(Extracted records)
━━━━━━━━
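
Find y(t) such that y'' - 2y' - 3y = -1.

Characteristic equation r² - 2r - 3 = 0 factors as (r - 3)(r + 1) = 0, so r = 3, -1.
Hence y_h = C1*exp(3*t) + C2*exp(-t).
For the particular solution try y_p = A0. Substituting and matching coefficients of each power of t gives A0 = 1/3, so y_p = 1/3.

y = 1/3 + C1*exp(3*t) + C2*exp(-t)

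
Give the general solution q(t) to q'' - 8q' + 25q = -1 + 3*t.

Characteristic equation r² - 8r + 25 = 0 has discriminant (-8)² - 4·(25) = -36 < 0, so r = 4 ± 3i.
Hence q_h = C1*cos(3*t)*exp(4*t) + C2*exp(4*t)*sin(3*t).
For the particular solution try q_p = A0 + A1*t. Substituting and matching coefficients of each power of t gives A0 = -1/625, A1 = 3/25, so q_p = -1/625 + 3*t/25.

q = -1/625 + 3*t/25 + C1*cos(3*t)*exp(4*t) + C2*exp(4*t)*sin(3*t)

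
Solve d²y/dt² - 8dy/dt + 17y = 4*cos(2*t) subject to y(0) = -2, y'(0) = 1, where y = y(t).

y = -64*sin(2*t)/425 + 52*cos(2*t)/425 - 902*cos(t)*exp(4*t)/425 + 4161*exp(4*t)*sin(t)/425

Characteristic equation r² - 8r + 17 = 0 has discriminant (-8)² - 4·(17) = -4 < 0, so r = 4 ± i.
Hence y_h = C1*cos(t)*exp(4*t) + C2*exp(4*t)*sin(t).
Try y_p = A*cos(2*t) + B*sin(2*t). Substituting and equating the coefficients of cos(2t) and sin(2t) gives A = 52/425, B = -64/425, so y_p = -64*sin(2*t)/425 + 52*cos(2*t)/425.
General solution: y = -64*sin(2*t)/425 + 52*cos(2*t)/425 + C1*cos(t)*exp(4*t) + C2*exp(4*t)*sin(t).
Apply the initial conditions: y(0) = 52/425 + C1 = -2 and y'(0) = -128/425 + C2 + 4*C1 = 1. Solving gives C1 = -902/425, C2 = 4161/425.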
━━━━━━━━
**Task to carry out:**
Write the entries out a second time. Match them exactly.

**Answer for this exercise:**
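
Find y(t) such that y'' - 2y' - 3y = -1.

Characteristic equation r² - 2r - 3 = 0 factors as (r - 3)(r + 1) = 0, so r = 3, -1.
Hence y_h = C1*exp(3*t) + C2*exp(-t).
For the particular solution try y_p = A0. Substituting and matching coefficients of each power of t gives A0 = 1/3, so y_p = 1/3.

y = 1/3 + C1*exp(3*t) + C2*exp(-t)

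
Give the general solution q(t) to q'' - 8q' + 25q = -1 + 3*t.

Characteristic equation r² - 8r + 25 = 0 has discriminant (-8)² - 4·(25) = -36 < 0, so r = 4 ± 3i.
Hence q_h = C1*cos(3*t)*exp(4*t) + C2*exp(4*t)*sin(3*t).
For the particular solution try q_p = A0 + A1*t. Substituting and matching coefficients of each power of t gives A0 = -1/625, A1 = 3/25, so q_p = -1/625 + 3*t/25.

q = -1/625 + 3*t/25 + C1*cos(3*t)*exp(4*t) + C2*exp(4*t)*sin(3*t)

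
Solve d²y/dt² - 8dy/dt + 17y = 4*cos(2*t) subject to y(0) = -2, y'(0) = 1, where y = y(t).

y = -64*sin(2*t)/425 + 52*cos(2*t)/425 - 902*cos(t)*exp(4*t)/425 + 4161*exp(4*t)*sin(t)/425

Characteristic equation r² - 8r + 17 = 0 has discriminant (-8)² - 4·(17) = -4 < 0, so r = 4 ± i.
Hence y_h = C1*cos(t)*exp(4*t) + C2*exp(4*t)*sin(t).
Try y_p = A*cos(2*t) + B*sin(2*t). Substituting and equating the coefficients of cos(2t) and sin(2t) gives A = 52/425, B = -64/425, so y_p = -64*sin(2*t)/425 + 52*cos(2*t)/425.
General solution: y = -64*sin(2*t)/425 + 52*cos(2*t)/425 + C1*cos(t)*exp(4*t) + C2*exp(4*t)*sin(t).
Apply the initial conditions: y(0) = 52/425 + C1 = -2 and y'(0) = -128/425 + C2 + 4*C1 = 1. Solving gives C1 = -902/425, C2 = 4161/425.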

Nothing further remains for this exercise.